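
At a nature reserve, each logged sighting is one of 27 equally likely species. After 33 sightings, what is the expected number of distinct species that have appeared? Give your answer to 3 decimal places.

19.229

For each species, P(seen in 33 sightings) = 1 - (26/27)^33 = 0.7122.
By linearity of expectation, E[distinct seen] = 27·(1 - (26/27)^33) = 19.2289.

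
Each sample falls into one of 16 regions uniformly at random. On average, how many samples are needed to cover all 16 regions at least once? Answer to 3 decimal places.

54.092

After k distinct regions have appeared, the next sample gives a new one with probability (16-k)/16, so the expected wait for the (k+1)-th is 16/(16-k).
E[T] = 16/16 + 16/15 + 16/14 + ... + 16/2 + 16/1 = 16·H_{16}.
H_{16} = 3.3807, so E[T] = 54.0917.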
+--
Exercise directions>
Word for word, write out all the lines shown above.

Solution for this exercise>
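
At a nature reserve, each logged sighting is one of 27 equally likely species. After 33 sightings, what is the expected number of distinct species that have appeared? Give your answer to 3 decimal places.

19.229

For each species, P(seen in 33 sightings) = 1 - (26/27)^33 = 0.7122.
By linearity of expectation, E[distinct seen] = 27·(1 - (26/27)^33) = 19.2289.

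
Each sample falls into one of 16 regions uniformly at random. On average, how many samples are needed to cover all 16 regions at least once? Answer to 3 decimal places.

54.092

After k distinct regions have appeared, the next sample gives a new one with probability (16-k)/16, so the expected wait for the (k+1)-th is 16/(16-k).
E[T] = 16/16 + 16/15 + 16/14 + ... + 16/2 + 16/1 = 16·H_{16}.
H_{16} = 3.3807, so E[T] = 54.0917.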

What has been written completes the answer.